[Records contained in a dataset]
***

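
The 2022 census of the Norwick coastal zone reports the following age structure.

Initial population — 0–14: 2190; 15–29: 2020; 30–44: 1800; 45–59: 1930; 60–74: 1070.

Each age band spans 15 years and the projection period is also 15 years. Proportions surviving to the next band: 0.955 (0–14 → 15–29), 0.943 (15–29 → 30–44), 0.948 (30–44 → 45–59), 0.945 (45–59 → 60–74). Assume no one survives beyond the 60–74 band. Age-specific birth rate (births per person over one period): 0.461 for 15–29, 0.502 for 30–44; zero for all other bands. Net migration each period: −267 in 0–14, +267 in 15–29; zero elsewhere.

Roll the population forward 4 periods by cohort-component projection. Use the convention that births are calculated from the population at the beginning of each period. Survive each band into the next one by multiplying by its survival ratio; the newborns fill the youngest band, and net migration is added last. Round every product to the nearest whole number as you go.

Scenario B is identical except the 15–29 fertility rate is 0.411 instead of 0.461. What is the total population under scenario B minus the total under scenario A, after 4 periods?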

***

■ Task to complete ■
Word for word, transcribe each of the entries above.

■ Exercise output ■
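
The 2022 census of the Norwick coastal zone reports the following age structure.

Initial population — 0–14: 2190; 15–29: 2020; 30–44: 1800; 45–59: 1930; 60–74: 1070.

Each age band spans 15 years and the projection period is also 15 years. Proportions surviving to the next band: 0.955 (0–14 → 15–29), 0.943 (15–29 → 30–44), 0.948 (30–44 → 45–59), 0.945 (45–59 → 60–74). Assume no one survives beyond the 60–74 band. Age-specific birth rate (births per person over one period): 0.461 for 15–29, 0.502 for 30–44; zero for all other bands. Net migration each period: −267 in 0–14, +267 in 15–29; zero elsewhere.

Roll the population forward 4 periods by cohort-component projection. Use the convention that births are calculated from the population at the beginning of each period. Survive each band into the next one by multiplying by its survival ratio; the newborns fill the youngest band, and net migration is added last. Round every product to the nearest whole number as you go.

Scenario B is identical except the 15–29 fertility rate is 0.411 instead of 0.461. What is the total population under scenario B minus the total under scenario A, after 4 periods?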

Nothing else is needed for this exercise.